* **WHAT IS REQUIRED**:
In your answer, every line of the records should be written out exactly.

+++

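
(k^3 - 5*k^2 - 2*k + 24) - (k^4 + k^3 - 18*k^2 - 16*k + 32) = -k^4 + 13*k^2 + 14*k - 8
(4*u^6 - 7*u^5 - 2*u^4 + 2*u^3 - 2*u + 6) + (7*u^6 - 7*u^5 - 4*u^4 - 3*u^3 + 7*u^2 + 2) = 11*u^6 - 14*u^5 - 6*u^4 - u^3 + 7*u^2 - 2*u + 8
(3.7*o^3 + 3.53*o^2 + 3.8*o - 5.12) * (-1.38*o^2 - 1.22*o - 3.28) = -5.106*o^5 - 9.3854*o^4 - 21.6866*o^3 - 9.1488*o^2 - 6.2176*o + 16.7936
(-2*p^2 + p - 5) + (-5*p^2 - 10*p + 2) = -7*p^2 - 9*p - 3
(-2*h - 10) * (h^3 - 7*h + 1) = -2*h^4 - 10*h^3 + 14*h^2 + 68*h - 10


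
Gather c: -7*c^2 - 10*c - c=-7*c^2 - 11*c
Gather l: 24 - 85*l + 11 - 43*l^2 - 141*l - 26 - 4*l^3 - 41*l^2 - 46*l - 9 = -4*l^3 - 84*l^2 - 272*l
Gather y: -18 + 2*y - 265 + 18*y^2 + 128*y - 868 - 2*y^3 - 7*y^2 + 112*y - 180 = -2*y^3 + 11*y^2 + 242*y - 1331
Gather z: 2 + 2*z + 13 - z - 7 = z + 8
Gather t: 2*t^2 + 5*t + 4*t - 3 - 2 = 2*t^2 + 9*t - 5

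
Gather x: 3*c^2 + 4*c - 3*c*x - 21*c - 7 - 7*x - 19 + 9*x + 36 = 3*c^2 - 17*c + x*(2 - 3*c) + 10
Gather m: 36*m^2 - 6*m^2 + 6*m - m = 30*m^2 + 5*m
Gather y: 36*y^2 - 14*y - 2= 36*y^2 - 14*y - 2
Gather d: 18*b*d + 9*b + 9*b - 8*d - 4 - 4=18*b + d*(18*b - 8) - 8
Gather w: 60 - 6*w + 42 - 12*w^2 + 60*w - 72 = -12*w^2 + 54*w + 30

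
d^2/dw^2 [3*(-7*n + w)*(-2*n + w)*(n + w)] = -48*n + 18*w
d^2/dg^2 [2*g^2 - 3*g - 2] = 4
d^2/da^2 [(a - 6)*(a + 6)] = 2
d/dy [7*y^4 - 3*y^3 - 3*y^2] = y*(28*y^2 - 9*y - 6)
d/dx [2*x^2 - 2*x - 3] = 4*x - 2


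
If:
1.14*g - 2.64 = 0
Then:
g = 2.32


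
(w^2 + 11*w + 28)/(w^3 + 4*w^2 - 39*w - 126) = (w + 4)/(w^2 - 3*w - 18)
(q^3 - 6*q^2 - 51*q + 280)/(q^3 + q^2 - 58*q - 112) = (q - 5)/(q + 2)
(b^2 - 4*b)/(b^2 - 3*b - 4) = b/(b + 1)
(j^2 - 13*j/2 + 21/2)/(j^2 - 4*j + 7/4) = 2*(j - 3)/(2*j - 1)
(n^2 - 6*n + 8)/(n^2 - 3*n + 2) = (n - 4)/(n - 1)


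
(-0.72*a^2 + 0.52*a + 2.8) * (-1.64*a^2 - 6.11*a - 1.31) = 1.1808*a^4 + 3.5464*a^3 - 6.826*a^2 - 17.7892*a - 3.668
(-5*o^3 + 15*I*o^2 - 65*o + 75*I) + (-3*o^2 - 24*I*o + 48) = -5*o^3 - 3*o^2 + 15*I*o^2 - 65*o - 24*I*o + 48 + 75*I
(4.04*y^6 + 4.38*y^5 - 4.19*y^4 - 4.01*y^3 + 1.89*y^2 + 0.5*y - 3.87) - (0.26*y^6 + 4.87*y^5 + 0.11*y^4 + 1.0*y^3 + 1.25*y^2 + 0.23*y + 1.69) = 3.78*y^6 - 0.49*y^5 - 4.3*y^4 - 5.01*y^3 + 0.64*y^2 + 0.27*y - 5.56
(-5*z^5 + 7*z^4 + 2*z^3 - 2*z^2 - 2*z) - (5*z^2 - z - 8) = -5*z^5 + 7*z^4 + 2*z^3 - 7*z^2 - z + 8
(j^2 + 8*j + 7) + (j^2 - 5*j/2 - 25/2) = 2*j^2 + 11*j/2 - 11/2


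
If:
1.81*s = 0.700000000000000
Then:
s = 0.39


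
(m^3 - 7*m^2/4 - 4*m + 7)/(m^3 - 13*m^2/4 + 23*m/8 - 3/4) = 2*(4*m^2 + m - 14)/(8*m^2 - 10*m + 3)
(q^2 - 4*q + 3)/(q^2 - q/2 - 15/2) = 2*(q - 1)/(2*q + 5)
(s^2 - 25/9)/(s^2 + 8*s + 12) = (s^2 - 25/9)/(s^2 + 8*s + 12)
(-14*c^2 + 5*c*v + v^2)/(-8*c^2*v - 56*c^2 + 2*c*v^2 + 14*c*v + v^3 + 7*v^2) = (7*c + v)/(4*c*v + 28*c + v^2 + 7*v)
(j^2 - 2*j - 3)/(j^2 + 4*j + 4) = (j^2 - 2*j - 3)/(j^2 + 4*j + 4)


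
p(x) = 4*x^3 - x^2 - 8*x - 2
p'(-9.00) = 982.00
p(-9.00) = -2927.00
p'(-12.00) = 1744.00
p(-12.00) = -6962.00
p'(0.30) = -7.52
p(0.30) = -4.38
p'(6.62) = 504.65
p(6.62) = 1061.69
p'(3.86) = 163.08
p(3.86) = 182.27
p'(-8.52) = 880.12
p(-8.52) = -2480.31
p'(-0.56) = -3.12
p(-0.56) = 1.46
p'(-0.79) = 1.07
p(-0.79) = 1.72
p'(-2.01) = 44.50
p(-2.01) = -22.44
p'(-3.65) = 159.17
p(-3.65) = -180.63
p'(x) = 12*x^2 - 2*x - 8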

+++

* **SOLVED PROBLEM**:
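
(k^3 - 5*k^2 - 2*k + 24) - (k^4 + k^3 - 18*k^2 - 16*k + 32) = -k^4 + 13*k^2 + 14*k - 8
(4*u^6 - 7*u^5 - 2*u^4 + 2*u^3 - 2*u + 6) + (7*u^6 - 7*u^5 - 4*u^4 - 3*u^3 + 7*u^2 + 2) = 11*u^6 - 14*u^5 - 6*u^4 - u^3 + 7*u^2 - 2*u + 8
(3.7*o^3 + 3.53*o^2 + 3.8*o - 5.12) * (-1.38*o^2 - 1.22*o - 3.28) = -5.106*o^5 - 9.3854*o^4 - 21.6866*o^3 - 9.1488*o^2 - 6.2176*o + 16.7936
(-2*p^2 + p - 5) + (-5*p^2 - 10*p + 2) = -7*p^2 - 9*p - 3
(-2*h - 10) * (h^3 - 7*h + 1) = -2*h^4 - 10*h^3 + 14*h^2 + 68*h - 10


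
Gather c: -7*c^2 - 10*c - c=-7*c^2 - 11*c
Gather l: 24 - 85*l + 11 - 43*l^2 - 141*l - 26 - 4*l^3 - 41*l^2 - 46*l - 9 = -4*l^3 - 84*l^2 - 272*l
Gather y: -18 + 2*y - 265 + 18*y^2 + 128*y - 868 - 2*y^3 - 7*y^2 + 112*y - 180 = -2*y^3 + 11*y^2 + 242*y - 1331
Gather z: 2 + 2*z + 13 - z - 7 = z + 8
Gather t: 2*t^2 + 5*t + 4*t - 3 - 2 = 2*t^2 + 9*t - 5

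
Gather x: 3*c^2 + 4*c - 3*c*x - 21*c - 7 - 7*x - 19 + 9*x + 36 = 3*c^2 - 17*c + x*(2 - 3*c) + 10
Gather m: 36*m^2 - 6*m^2 + 6*m - m = 30*m^2 + 5*m
Gather y: 36*y^2 - 14*y - 2= 36*y^2 - 14*y - 2
Gather d: 18*b*d + 9*b + 9*b - 8*d - 4 - 4=18*b + d*(18*b - 8) - 8
Gather w: 60 - 6*w + 42 - 12*w^2 + 60*w - 72 = -12*w^2 + 54*w + 30

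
d^2/dw^2 [3*(-7*n + w)*(-2*n + w)*(n + w)] = -48*n + 18*w
d^2/dg^2 [2*g^2 - 3*g - 2] = 4
d^2/da^2 [(a - 6)*(a + 6)] = 2
d/dy [7*y^4 - 3*y^3 - 3*y^2] = y*(28*y^2 - 9*y - 6)
d/dx [2*x^2 - 2*x - 3] = 4*x - 2


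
If:
1.14*g - 2.64 = 0
Then:
g = 2.32


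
(w^2 + 11*w + 28)/(w^3 + 4*w^2 - 39*w - 126) = (w + 4)/(w^2 - 3*w - 18)
(q^3 - 6*q^2 - 51*q + 280)/(q^3 + q^2 - 58*q - 112) = (q - 5)/(q + 2)
(b^2 - 4*b)/(b^2 - 3*b - 4) = b/(b + 1)
(j^2 - 13*j/2 + 21/2)/(j^2 - 4*j + 7/4) = 2*(j - 3)/(2*j - 1)
(n^2 - 6*n + 8)/(n^2 - 3*n + 2) = (n - 4)/(n - 1)


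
(-0.72*a^2 + 0.52*a + 2.8) * (-1.64*a^2 - 6.11*a - 1.31) = 1.1808*a^4 + 3.5464*a^3 - 6.826*a^2 - 17.7892*a - 3.668
(-5*o^3 + 15*I*o^2 - 65*o + 75*I) + (-3*o^2 - 24*I*o + 48) = -5*o^3 - 3*o^2 + 15*I*o^2 - 65*o - 24*I*o + 48 + 75*I
(4.04*y^6 + 4.38*y^5 - 4.19*y^4 - 4.01*y^3 + 1.89*y^2 + 0.5*y - 3.87) - (0.26*y^6 + 4.87*y^5 + 0.11*y^4 + 1.0*y^3 + 1.25*y^2 + 0.23*y + 1.69) = 3.78*y^6 - 0.49*y^5 - 4.3*y^4 - 5.01*y^3 + 0.64*y^2 + 0.27*y - 5.56
(-5*z^5 + 7*z^4 + 2*z^3 - 2*z^2 - 2*z) - (5*z^2 - z - 8) = -5*z^5 + 7*z^4 + 2*z^3 - 7*z^2 - z + 8
(j^2 + 8*j + 7) + (j^2 - 5*j/2 - 25/2) = 2*j^2 + 11*j/2 - 11/2


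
If:
1.81*s = 0.700000000000000
Then:
s = 0.39


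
(m^3 - 7*m^2/4 - 4*m + 7)/(m^3 - 13*m^2/4 + 23*m/8 - 3/4) = 2*(4*m^2 + m - 14)/(8*m^2 - 10*m + 3)
(q^2 - 4*q + 3)/(q^2 - q/2 - 15/2) = 2*(q - 1)/(2*q + 5)
(s^2 - 25/9)/(s^2 + 8*s + 12) = (s^2 - 25/9)/(s^2 + 8*s + 12)
(-14*c^2 + 5*c*v + v^2)/(-8*c^2*v - 56*c^2 + 2*c*v^2 + 14*c*v + v^3 + 7*v^2) = (7*c + v)/(4*c*v + 28*c + v^2 + 7*v)
(j^2 - 2*j - 3)/(j^2 + 4*j + 4) = (j^2 - 2*j - 3)/(j^2 + 4*j + 4)


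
p(x) = 4*x^3 - x^2 - 8*x - 2
p'(-9.00) = 982.00
p(-9.00) = -2927.00
p'(-12.00) = 1744.00
p(-12.00) = -6962.00
p'(0.30) = -7.52
p(0.30) = -4.38
p'(6.62) = 504.65
p(6.62) = 1061.69
p'(3.86) = 163.08
p(3.86) = 182.27
p'(-8.52) = 880.12
p(-8.52) = -2480.31
p'(-0.56) = -3.12
p(-0.56) = 1.46
p'(-0.79) = 1.07
p(-0.79) = 1.72
p'(-2.01) = 44.50
p(-2.01) = -22.44
p'(-3.65) = 159.17
p(-3.65) = -180.63
p'(x) = 12*x^2 - 2*x - 8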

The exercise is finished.